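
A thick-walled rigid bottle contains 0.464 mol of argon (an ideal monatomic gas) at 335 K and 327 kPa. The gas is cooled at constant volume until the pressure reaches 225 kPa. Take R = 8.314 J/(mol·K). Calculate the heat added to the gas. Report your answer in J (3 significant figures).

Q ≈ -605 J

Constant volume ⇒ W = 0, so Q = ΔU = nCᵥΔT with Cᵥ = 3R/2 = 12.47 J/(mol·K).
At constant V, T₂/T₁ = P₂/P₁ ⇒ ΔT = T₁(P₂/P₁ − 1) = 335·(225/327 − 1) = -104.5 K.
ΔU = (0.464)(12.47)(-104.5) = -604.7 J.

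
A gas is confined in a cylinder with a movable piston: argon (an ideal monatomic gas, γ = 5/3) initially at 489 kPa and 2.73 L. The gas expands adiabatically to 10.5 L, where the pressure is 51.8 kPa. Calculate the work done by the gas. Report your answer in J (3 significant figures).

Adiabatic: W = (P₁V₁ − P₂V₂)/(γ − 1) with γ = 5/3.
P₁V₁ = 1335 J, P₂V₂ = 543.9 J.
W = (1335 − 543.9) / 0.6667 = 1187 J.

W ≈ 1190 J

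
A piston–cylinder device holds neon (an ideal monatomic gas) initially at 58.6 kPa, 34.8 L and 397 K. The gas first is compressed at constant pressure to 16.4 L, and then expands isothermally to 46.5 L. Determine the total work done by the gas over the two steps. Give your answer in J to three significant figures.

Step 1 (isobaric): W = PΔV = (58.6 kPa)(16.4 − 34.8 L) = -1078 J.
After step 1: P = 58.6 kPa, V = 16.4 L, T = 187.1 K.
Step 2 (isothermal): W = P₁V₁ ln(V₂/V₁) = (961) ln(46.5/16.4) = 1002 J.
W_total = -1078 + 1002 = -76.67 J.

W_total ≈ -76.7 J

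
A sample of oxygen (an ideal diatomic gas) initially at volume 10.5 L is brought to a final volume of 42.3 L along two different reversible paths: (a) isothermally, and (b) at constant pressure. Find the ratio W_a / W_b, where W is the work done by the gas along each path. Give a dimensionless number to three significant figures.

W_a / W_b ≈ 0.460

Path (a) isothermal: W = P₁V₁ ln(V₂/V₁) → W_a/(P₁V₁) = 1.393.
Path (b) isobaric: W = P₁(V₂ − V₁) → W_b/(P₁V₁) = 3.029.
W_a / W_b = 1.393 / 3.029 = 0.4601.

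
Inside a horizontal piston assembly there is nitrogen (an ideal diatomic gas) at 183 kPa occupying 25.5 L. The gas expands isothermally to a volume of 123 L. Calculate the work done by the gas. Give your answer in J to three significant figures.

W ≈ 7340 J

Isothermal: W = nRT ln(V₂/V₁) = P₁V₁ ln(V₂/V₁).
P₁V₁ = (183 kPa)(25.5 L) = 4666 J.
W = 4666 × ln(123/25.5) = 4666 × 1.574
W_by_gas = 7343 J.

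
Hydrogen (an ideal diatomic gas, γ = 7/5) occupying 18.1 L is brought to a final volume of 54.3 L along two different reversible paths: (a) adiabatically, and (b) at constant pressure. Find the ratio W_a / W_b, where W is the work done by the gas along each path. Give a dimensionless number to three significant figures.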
...
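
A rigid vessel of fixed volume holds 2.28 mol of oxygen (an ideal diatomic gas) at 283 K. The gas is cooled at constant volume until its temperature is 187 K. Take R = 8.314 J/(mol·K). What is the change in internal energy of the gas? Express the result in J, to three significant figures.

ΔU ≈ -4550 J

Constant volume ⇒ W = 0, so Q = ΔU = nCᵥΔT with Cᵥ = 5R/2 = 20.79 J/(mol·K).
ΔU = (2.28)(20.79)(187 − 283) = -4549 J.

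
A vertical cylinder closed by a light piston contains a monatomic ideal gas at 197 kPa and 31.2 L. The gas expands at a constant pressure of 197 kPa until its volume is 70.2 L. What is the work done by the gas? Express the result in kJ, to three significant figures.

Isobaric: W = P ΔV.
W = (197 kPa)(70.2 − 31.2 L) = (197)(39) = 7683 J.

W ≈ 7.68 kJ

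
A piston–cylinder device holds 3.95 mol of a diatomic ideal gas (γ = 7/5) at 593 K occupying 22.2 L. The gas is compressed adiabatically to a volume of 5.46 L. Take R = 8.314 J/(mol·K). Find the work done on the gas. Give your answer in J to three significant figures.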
...
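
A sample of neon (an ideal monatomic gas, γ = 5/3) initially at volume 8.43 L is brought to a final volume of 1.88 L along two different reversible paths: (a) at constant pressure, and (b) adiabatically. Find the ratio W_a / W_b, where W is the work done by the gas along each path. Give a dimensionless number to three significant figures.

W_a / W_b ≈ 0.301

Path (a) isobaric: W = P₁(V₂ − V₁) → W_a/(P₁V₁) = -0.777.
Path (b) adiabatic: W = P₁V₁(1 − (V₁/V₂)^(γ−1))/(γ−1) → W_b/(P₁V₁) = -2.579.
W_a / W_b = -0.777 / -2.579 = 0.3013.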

• [WHAT YOU WILL DO]: All lines above from the one holding "A rigid vessel" to the one holding "A piston–cylinder device holds 3.95", inclusive, are to be copied exactly; no other line is wanted.

• [RESPONSE AREA]:
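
A rigid vessel of fixed volume holds 2.28 mol of oxygen (an ideal diatomic gas) at 283 K. The gas is cooled at constant volume until its temperature is 187 K. Take R = 8.314 J/(mol·K). What is the change in internal energy of the gas? Express the result in J, to three significant figures.

ΔU ≈ -4550 J

Constant volume ⇒ W = 0, so Q = ΔU = nCᵥΔT with Cᵥ = 5R/2 = 20.79 J/(mol·K).
ΔU = (2.28)(20.79)(187 − 283) = -4549 J.

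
A vertical cylinder closed by a light piston contains a monatomic ideal gas at 197 kPa and 31.2 L. The gas expands at a constant pressure of 197 kPa until its volume is 70.2 L. What is the work done by the gas? Express the result in kJ, to three significant figures.

Isobaric: W = P ΔV.
W = (197 kPa)(70.2 − 31.2 L) = (197)(39) = 7683 J.

W ≈ 7.68 kJ

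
A piston–cylinder device holds 3.95 mol of a diatomic ideal gas (γ = 7/5) at 593 K occupying 22.2 L. The gas is compressed adiabatically to a volume of 5.46 L. Take R = 8.314 J/(mol·K). Find the work done on the gas. Give your answer in J to three significant figures.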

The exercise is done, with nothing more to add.